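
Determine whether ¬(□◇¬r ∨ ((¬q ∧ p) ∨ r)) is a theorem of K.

No, not valid

Tableau for the negation □◇¬r ∨ ((¬q ∧ p) ∨ r):
1. □◇¬r ∨ ((¬q ∧ p) ∨ r), 0
2. (¬q ∧ p) ∨ r, 0   [∨-rule on 1 (branches; this branch)]
3. r, 0   [∨-rule on 2 (branches; this branch)]
The negation has an open branch (countermodel exists).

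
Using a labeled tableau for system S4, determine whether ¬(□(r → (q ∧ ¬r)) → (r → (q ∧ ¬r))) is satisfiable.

Unsatisfiable (every branch closes)

1. ¬(□(r → (q ∧ ¬r)) → (r → (q ∧ ¬r))), 0
2. □(r → (q ∧ ¬r)), 0
3. ¬(r → (q ∧ ¬r)), 0
4. r, 0
5. ¬(q ∧ ¬r), 0
6. r → (q ∧ ¬r), 0
7. q ∧ ¬r, 0
8. q, 0
9. ¬r, 0
Accessibility: 0R0
Branch closes: r and ¬r both at 0.
Every branch closes; the branch above is one of them.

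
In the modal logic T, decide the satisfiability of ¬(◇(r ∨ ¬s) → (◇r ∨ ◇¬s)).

Unsatisfiable

1. ¬(◇(r ∨ ¬s) → (◇r ∨ ◇¬s)), u
2. ◇(r ∨ ¬s), u
3. ¬(◇r ∨ ◇¬s), u
4. ¬◇r, u
5. ¬◇¬s, u
6. ¬r, u
7. s, u
8. r ∨ ¬s, v
9. ¬r, v
10. s, v
11. ¬s, v
Accessibility: uRu, uRv, vRv
Branch closes: s and ¬s both at v.
All branches of the tableau close; one closing branch shown above.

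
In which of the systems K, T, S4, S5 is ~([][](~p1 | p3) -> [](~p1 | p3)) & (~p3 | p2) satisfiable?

K

K-tableau for the formula:
1. ~([][](~p1 | p3) -> [](~p1 | p3)) & (~p3 | p2), 0
2. ~([][](~p1 | p3) -> [](~p1 | p3)), 0
3. ~p3 | p2, 0
4. [][](~p1 | p3), 0
5. ~[](~p1 | p3), 0
6. p2, 0
7. ~(~p1 | p3), 1
8. p1, 1
9. ~p3, 1
10. [](~p1 | p3), 1
Accessibility: 0R1
Complete open branch: satisfiable in K.
T-tableau for the formula:
1. ~([][](~p1 | p3) -> [](~p1 | p3)) & (~p3 | p2), 0
2. ~([][](~p1 | p3) -> [](~p1 | p3)), 0
3. ~p3 | p2, 0
4. [][](~p1 | p3), 0
5. ~[](~p1 | p3), 0
6. [](~p1 | p3), 0
7. ~p1 | p3, 0
8. p2, 0
9. p3, 0
10. ~(~p1 | p3), 1
11. p1, 1
12. ~p3, 1
13. [](~p1 | p3), 1
14. ~p1 | p3, 1
15. p3, 1
Accessibility: 0R0, 0R1, 1R1
Branch closes: p3 and ~p3 both at 1.
Every branch closes (one shown): unsatisfiable in T, hence also in S4, S5 (every S4/S5-frame is a T-frame).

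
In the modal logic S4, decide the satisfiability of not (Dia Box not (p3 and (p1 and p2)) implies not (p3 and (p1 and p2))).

1. not (Dia Box not (p3 and (p1 and p2)) implies not (p3 and (p1 and p2))), 0
2. Dia Box not (p3 and (p1 and p2)), 0   [neg-implies-rule on 1]
3. p3 and (p1 and p2), 0   [neg-implies-rule on 1]
4. p3, 0   [and-rule on 3]
5. p1 and p2, 0   [and-rule on 3]
6. p1, 0   [and-rule on 5]
7. p2, 0   [and-rule on 5]
8. Box not (p3 and (p1 and p2)), 1   [Dia-rule on 2: fresh world 1, 0R1]
9. not (p3 and (p1 and p2)), 1   [Box-rule on 8 via 1R1]
10. not (p1 and p2), 1   [neg-and-rule on 9 (branches; this branch)]
11. not p2, 1   [neg-and-rule on 10 (branches; this branch)]
Accessibility: 0R0, 0R1, 1R1

Satisfiable (open branch found)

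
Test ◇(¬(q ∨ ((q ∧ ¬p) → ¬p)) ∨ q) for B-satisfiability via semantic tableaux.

1. ◇(¬(q ∨ ((q ∧ ¬p) → ¬p)) ∨ q), u
2. ¬(q ∨ ((q ∧ ¬p) → ¬p)) ∨ q, v
3. q, v
Accessibility: uRu, uRv, vRu, vRv

Satisfiable (open branch found)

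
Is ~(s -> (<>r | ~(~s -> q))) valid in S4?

Not valid

Tableau for the negation s -> (<>r | ~(~s -> q)):
1. s -> (<>r | ~(~s -> q)), 0
2. <>r | ~(~s -> q), 0
3. ~(~s -> q), 0
4. ~s, 0
5. ~q, 0
Accessibility: 0R0
The negation has an open branch (countermodel exists).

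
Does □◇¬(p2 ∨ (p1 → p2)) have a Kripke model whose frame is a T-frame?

1. □◇¬(p2 ∨ (p1 → p2)), 0
2. ◇¬(p2 ∨ (p1 → p2)), 0   [□-rule on 1 via 0R0]
3. ¬(p2 ∨ (p1 → p2)), 1   [◇-rule on 2: fresh world 1, 0R1]
4. ¬p2, 1   [¬∨-rule on 3]
5. ¬(p1 → p2), 1   [¬∨-rule on 3]
6. p1, 1   [¬→-rule on 5]
7. ◇¬(p2 ∨ (p1 → p2)), 1   [□-rule on 1 via 0R1]
8. ¬(p2 ∨ (p1 → p2)), 2   [◇-rule on 7: fresh world 2, 1R2]
9. ¬p2, 2   [¬∨-rule on 8]
10. ¬(p1 → p2), 2   [¬∨-rule on 8]
11. p1, 2   [¬→-rule on 10]
Accessibility: 0R0, 0R1, 1R1, 1R2, 2R2

Satisfiable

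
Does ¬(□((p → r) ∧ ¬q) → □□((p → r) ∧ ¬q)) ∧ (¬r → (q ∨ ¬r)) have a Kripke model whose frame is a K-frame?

Satisfiable

1. ¬(□((p → r) ∧ ¬q) → □□((p → r) ∧ ¬q)) ∧ (¬r → (q ∨ ¬r)), 0
2. ¬(□((p → r) ∧ ¬q) → □□((p → r) ∧ ¬q)), 0   [∧-rule on 1]
3. ¬r → (q ∨ ¬r), 0   [∧-rule on 1]
4. □((p → r) ∧ ¬q), 0   [¬→-rule on 2]
5. ¬□□((p → r) ∧ ¬q), 0   [¬→-rule on 2]
6. q ∨ ¬r, 0   [→-rule on 3 (branches; this branch)]
7. ¬r, 0   [∨-rule on 6 (branches; this branch)]
8. ¬□((p → r) ∧ ¬q), 1   [¬□-rule on 5: fresh world 1, 0R1]
9. (p → r) ∧ ¬q, 1   [□-rule on 4 via 0R1]
10. p → r, 1   [∧-rule on 9]
11. ¬q, 1   [∧-rule on 9]
12. r, 1   [→-rule on 10 (branches; this branch)]
13. ¬((p → r) ∧ ¬q), 2   [¬□-rule on 8: fresh world 2, 1R2]
14. q, 2   [¬∧-rule on 13 (branches; this branch)]
Accessibility: 0R1, 1R2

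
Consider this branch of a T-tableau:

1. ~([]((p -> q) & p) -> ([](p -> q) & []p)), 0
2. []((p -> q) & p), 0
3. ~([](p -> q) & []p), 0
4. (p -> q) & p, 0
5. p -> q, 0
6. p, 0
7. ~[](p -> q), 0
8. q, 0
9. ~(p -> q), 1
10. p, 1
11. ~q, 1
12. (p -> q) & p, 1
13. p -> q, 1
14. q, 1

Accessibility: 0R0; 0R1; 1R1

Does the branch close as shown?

Both q and ~q appear at 1.

Yes, closed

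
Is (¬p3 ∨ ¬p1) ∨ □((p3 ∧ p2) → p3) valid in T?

Valid in T

Tableau for the negation ¬((¬p3 ∨ ¬p1) ∨ □((p3 ∧ p2) → p3)):
1. ¬((¬p3 ∨ ¬p1) ∨ □((p3 ∧ p2) → p3)), u
2. ¬(¬p3 ∨ ¬p1), u
3. ¬□((p3 ∧ p2) → p3), u
4. p3, u
5. p1, u
6. ¬((p3 ∧ p2) → p3), v
7. p3 ∧ p2, v
8. ¬p3, v
9. p3, v
10. p2, v
Accessibility: uRu, uRv, vRv
Branch closes: p3 and ¬p3 both at v.
All branches of the negation close; one closing branch shown above.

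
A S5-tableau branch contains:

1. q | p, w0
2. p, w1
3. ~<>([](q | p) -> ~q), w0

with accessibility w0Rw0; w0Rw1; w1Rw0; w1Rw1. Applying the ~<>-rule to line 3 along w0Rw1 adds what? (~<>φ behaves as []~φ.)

~<>φ behaves as []~φ: propagate the negated body to each accessible world.

~([](q | p) -> ~q), w1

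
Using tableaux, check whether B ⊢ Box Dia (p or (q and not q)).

Not valid

Tableau for the negation not Box Dia (p or (q and not q)):
1. not Box Dia (p or (q and not q)), u
2. not Dia (p or (q and not q)), v
3. not (p or (q and not q)), u
4. not p, u
5. not (q and not q), u
6. not (p or (q and not q)), v
7. not p, v
8. not (q and not q), v
9. q, u
10. q, v
Accessibility: uRu, uRv, vRu, vRv
The negation has an open branch (countermodel exists).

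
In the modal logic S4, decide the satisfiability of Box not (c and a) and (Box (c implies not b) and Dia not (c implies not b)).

1. Box not (c and a) and (Box (c implies not b) and Dia not (c implies not b)), u
2. Box not (c and a), u   [and-rule on 1]
3. Box (c implies not b) and Dia not (c implies not b), u   [and-rule on 1]
4. Box (c implies not b), u   [and-rule on 3]
5. Dia not (c implies not b), u   [and-rule on 3]
6. not (c and a), u   [Box-rule on 2 via uRu]
7. c implies not b, u   [Box-rule on 4 via uRu]
8. not a, u   [neg-and-rule on 6 (branches; this branch)]
9. not b, u   [implies-rule on 7 (branches; this branch)]
10. not (c implies not b), v   [Dia-rule on 5: fresh world v, uRv]
11. c, v   [neg-implies-rule on 10]
12. b, v   [neg-implies-rule on 10]
13. not (c and a), v   [Box-rule on 2 via uRv]
14. c implies not b, v   [Box-rule on 4 via uRv]
15. not a, v   [neg-and-rule on 13 (branches; this branch)]
16. not b, v   [implies-rule on 14 (branches; this branch)]
Accessibility: uRu, uRv, vRv
Branch closes: b and not b both at v.
(One branch shown.) All branches close.

Unsatisfiable (every branch closes)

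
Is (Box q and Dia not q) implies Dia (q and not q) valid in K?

Yes, valid

Tableau for the negation not ((Box q and Dia not q) implies Dia (q and not q)):
1. not ((Box q and Dia not q) implies Dia (q and not q)), 0
2. Box q and Dia not q, 0   [neg-implies-rule on 1]
3. not Dia (q and not q), 0   [neg-implies-rule on 1]
4. Box q, 0   [and-rule on 2]
5. Dia not q, 0   [and-rule on 2]
6. not q, 1   [Dia-rule on 5: fresh world 1, 0R1]
7. not (q and not q), 1   [neg-Dia-rule on 3 via 0R1]
8. q, 1   [Box-rule on 4 via 0R1]
Accessibility: 0R1
Branch closes: q and not q both at 1.
All branches of the negation close; one closing branch shown above.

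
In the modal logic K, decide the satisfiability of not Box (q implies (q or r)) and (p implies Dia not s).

Unsatisfiable

1. not Box (q implies (q or r)) and (p implies Dia not s), w0
2. not Box (q implies (q or r)), w0   [and-rule on 1]
3. p implies Dia not s, w0   [and-rule on 1]
4. Dia not s, w0   [implies-rule on 3 (branches; this branch)]
5. not (q implies (q or r)), w1   [neg-Box-rule on 2: fresh world w1, w0Rw1]
6. q, w1   [neg-implies-rule on 5]
7. not (q or r), w1   [neg-implies-rule on 5]
8. not q, w1   [neg-or-rule on 7]
9. not r, w1   [neg-or-rule on 7]
Accessibility: w0Rw1
Branch closes: q and not q both at w1.
All branches of the tableau close; one closing branch shown above.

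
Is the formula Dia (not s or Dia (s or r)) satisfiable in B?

Satisfiable

1. Dia (not s or Dia (s or r)), w0
2. not s or Dia (s or r), w1
3. Dia (s or r), w1
4. s or r, w2
5. r, w2
Accessibility: w0Rw0, w0Rw1, w1Rw0, w1Rw1, w1Rw2, w2Rw1, w2Rw2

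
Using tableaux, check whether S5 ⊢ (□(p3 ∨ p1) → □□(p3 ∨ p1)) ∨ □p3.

Valid in S5

Tableau for the negation ¬((□(p3 ∨ p1) → □□(p3 ∨ p1)) ∨ □p3):
1. ¬((□(p3 ∨ p1) → □□(p3 ∨ p1)) ∨ □p3), u
2. ¬(□(p3 ∨ p1) → □□(p3 ∨ p1)), u
3. ¬□p3, u
4. □(p3 ∨ p1), u
5. ¬□□(p3 ∨ p1), u
6. p3 ∨ p1, u
7. p1, u
8. ¬p3, v
9. p3 ∨ p1, v
10. p1, v
11. ¬□(p3 ∨ p1), w
12. p3 ∨ p1, w
13. p1, w
14. ¬(p3 ∨ p1), x
15. ¬p3, x
16. ¬p1, x
17. p3 ∨ p1, x
18. p1, x
Accessibility: uRu, uRv, uRw, uRx, vRu, vRv, vRw, vRx, wRu, wRv, wRw, wRx, xRu, xRv, xRw, xRx
Branch closes: p1 and ¬p1 both at x.
Every branch of the negation's tableau closes; the branch above is one of them.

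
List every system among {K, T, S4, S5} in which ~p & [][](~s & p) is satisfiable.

T-tableau for the formula:
1. ~p & [][](~s & p), u
2. ~p, u
3. [][](~s & p), u
4. [](~s & p), u
5. ~s & p, u
6. ~s, u
7. p, u
Accessibility: uRu
Branch closes: p and ~p both at u.
Every branch closes (one shown): unsatisfiable in T, hence also in S4, S5 (every S4/S5-frame is a T-frame).
K-tableau for the formula:
1. ~p & [][](~s & p), u
2. ~p, u
3. [][](~s & p), u
Complete open branch: satisfiable in K.

K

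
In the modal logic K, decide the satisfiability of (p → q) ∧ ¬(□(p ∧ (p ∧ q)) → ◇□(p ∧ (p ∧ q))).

Satisfiable

1. (p → q) ∧ ¬(□(p ∧ (p ∧ q)) → ◇□(p ∧ (p ∧ q))), u
2. p → q, u
3. ¬(□(p ∧ (p ∧ q)) → ◇□(p ∧ (p ∧ q))), u
4. □(p ∧ (p ∧ q)), u
5. ¬◇□(p ∧ (p ∧ q)), u
6. q, u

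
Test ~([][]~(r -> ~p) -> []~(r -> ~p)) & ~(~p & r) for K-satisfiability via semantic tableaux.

Satisfiable (open branch found)

1. ~([][]~(r -> ~p) -> []~(r -> ~p)) & ~(~p & r), u
2. ~([][]~(r -> ~p) -> []~(r -> ~p)), u
3. ~(~p & r), u
4. [][]~(r -> ~p), u
5. ~[]~(r -> ~p), u
6. ~r, u
7. r -> ~p, v
8. []~(r -> ~p), v
9. ~p, v
Accessibility: uRv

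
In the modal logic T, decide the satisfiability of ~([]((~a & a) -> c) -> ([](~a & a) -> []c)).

Unsatisfiable (every branch closes)

1. ~([]((~a & a) -> c) -> ([](~a & a) -> []c)), 0
2. []((~a & a) -> c), 0
3. ~([](~a & a) -> []c), 0
4. [](~a & a), 0
5. ~[]c, 0
6. (~a & a) -> c, 0
7. ~a & a, 0
8. ~a, 0
9. a, 0
Accessibility: 0R0
Branch closes: a and ~a both at 0.
(One branch shown.) All branches close.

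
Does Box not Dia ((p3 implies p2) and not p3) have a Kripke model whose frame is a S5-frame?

Satisfiable (open branch found)

1. Box not Dia ((p3 implies p2) and not p3), w0
2. not Dia ((p3 implies p2) and not p3), w0
3. not ((p3 implies p2) and not p3), w0
4. p3, w0
Accessibility: w0Rw0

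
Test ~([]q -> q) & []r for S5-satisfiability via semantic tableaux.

1. ~([]q -> q) & []r, u
2. ~([]q -> q), u
3. []r, u
4. []q, u
5. ~q, u
6. r, u
7. q, u
Accessibility: uRu
Branch closes: q and ~q both at u.
(One branch shown.) All branches close.

Unsatisfiable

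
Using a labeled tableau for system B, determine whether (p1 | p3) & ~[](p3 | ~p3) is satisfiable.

Unsatisfiable (every branch closes)

1. (p1 | p3) & ~[](p3 | ~p3), 0
2. p1 | p3, 0   [&-rule on 1]
3. ~[](p3 | ~p3), 0   [&-rule on 1]
4. p3, 0   [|-rule on 2 (branches; this branch)]
5. ~(p3 | ~p3), 1   [~[]-rule on 3: fresh world 1, 0R1]
6. ~p3, 1   [~|-rule on 5]
7. p3, 1   [~|-rule on 5]
Accessibility: 0R0, 0R1, 1R0, 1R1
Branch closes: p3 and ~p3 both at 1.
All branches of the tableau close; one closing branch shown above.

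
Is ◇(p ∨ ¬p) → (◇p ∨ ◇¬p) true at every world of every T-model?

Tableau for the negation ¬(◇(p ∨ ¬p) → (◇p ∨ ◇¬p)):
1. ¬(◇(p ∨ ¬p) → (◇p ∨ ◇¬p)), u
2. ◇(p ∨ ¬p), u   [¬→-rule on 1]
3. ¬(◇p ∨ ◇¬p), u   [¬→-rule on 1]
4. ¬◇p, u   [¬∨-rule on 3]
5. ¬◇¬p, u   [¬∨-rule on 3]
6. ¬p, u   [¬◇-rule on 4 via uRu]
7. p, u   [¬◇-rule on 5 via uRu]
Accessibility: uRu
Branch closes: p and ¬p both at u.
Every branch of the negation's tableau closes; the branch above is one of them.

Valid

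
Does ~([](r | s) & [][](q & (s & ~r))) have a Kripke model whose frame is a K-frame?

1. ~([](r | s) & [][](q & (s & ~r))), w0
2. ~[][](q & (s & ~r)), w0
3. ~[](q & (s & ~r)), w1
4. ~(q & (s & ~r)), w2
5. ~(s & ~r), w2
6. r, w2
Accessibility: w0Rw1, w1Rw2

Satisfiable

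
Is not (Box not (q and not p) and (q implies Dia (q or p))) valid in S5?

Invalid (countermodel exists)

Tableau for the negation Box not (q and not p) and (q implies Dia (q or p)):
1. Box not (q and not p) and (q implies Dia (q or p)), 0
2. Box not (q and not p), 0
3. q implies Dia (q or p), 0
4. not (q and not p), 0
5. Dia (q or p), 0
6. p, 0
7. q or p, 1
8. not (q and not p), 1
9. p, 1
Accessibility: 0R0, 0R1, 1R0, 1R1
The negation has an open branch (countermodel exists).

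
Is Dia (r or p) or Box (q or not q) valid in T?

Valid

Tableau for the negation not (Dia (r or p) or Box (q or not q)):
1. not (Dia (r or p) or Box (q or not q)), u
2. not Dia (r or p), u
3. not Box (q or not q), u
4. not (r or p), u
5. not r, u
6. not p, u
7. not (q or not q), v
8. not q, v
9. q, v
Accessibility: uRu, uRv, vRv
Branch closes: q and not q both at v.
All branches of the negation close; one closing branch shown above.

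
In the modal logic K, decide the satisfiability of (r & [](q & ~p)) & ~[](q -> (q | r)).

1. (r & [](q & ~p)) & ~[](q -> (q | r)), u
2. r & [](q & ~p), u
3. ~[](q -> (q | r)), u
4. r, u
5. [](q & ~p), u
6. ~(q -> (q | r)), v
7. q, v
8. ~(q | r), v
9. ~q, v
10. ~r, v
Accessibility: uRv
Branch closes: q and ~q both at v.
Every branch closes; the branch above is one of them.

No, unsatisfiable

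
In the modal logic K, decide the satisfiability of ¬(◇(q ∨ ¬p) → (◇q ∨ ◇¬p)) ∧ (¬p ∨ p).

Unsatisfiable

1. ¬(◇(q ∨ ¬p) → (◇q ∨ ◇¬p)) ∧ (¬p ∨ p), u
2. ¬(◇(q ∨ ¬p) → (◇q ∨ ◇¬p)), u   [∧-rule on 1]
3. ¬p ∨ p, u   [∧-rule on 1]
4. ◇(q ∨ ¬p), u   [¬→-rule on 2]
5. ¬(◇q ∨ ◇¬p), u   [¬→-rule on 2]
6. ¬◇q, u   [¬∨-rule on 5]
7. ¬◇¬p, u   [¬∨-rule on 5]
8. p, u   [∨-rule on 3 (branches; this branch)]
9. q ∨ ¬p, v   [◇-rule on 4: fresh world v, uRv]
10. ¬q, v   [¬◇-rule on 6 via uRv]
11. p, v   [¬◇-rule on 7 via uRv]
12. ¬p, v   [∨-rule on 9 (branches; this branch)]
Accessibility: uRv
Branch closes: p and ¬p both at v.
Every branch closes; the branch above is one of them.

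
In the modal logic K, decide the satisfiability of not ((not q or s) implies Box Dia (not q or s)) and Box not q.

1. not ((not q or s) implies Box Dia (not q or s)) and Box not q, u
2. not ((not q or s) implies Box Dia (not q or s)), u
3. Box not q, u
4. not q or s, u
5. not Box Dia (not q or s), u
6. s, u
7. not Dia (not q or s), v
8. not q, v
Accessibility: uRv

Satisfiable (open branch found)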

--

** Work to be completed **
From the data above, reproduce word for word the lines running from the line with "2. []((p -> q) & p), 0" to the line with "3. ~<>([](q | p) -> ~q), w0", ends included.

** Answer to the problem **
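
2. []((p -> q) & p), 0
3. ~([](p -> q) & []p), 0
4. (p -> q) & p, 0
5. p -> q, 0
6. p, 0
7. ~[](p -> q), 0
8. q, 0
9. ~(p -> q), 1
10. p, 1
11. ~q, 1
12. (p -> q) & p, 1
13. p -> q, 1
14. q, 1

Accessibility: 0R0; 0R1; 1R1

Does the branch close as shown?

Both q and ~q appear at 1.

Yes, closed

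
Is (¬p3 ∨ ¬p1) ∨ □((p3 ∧ p2) → p3) valid in T?

Valid in T

Tableau for the negation ¬((¬p3 ∨ ¬p1) ∨ □((p3 ∧ p2) → p3)):
1. ¬((¬p3 ∨ ¬p1) ∨ □((p3 ∧ p2) → p3)), u
2. ¬(¬p3 ∨ ¬p1), u
3. ¬□((p3 ∧ p2) → p3), u
4. p3, u
5. p1, u
6. ¬((p3 ∧ p2) → p3), v
7. p3 ∧ p2, v
8. ¬p3, v
9. p3, v
10. p2, v
Accessibility: uRu, uRv, vRv
Branch closes: p3 and ¬p3 both at v.
All branches of the negation close; one closing branch shown above.

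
A S5-tableau branch contains:

1. q | p, w0
2. p, w1
3. ~<>([](q | p) -> ~q), w0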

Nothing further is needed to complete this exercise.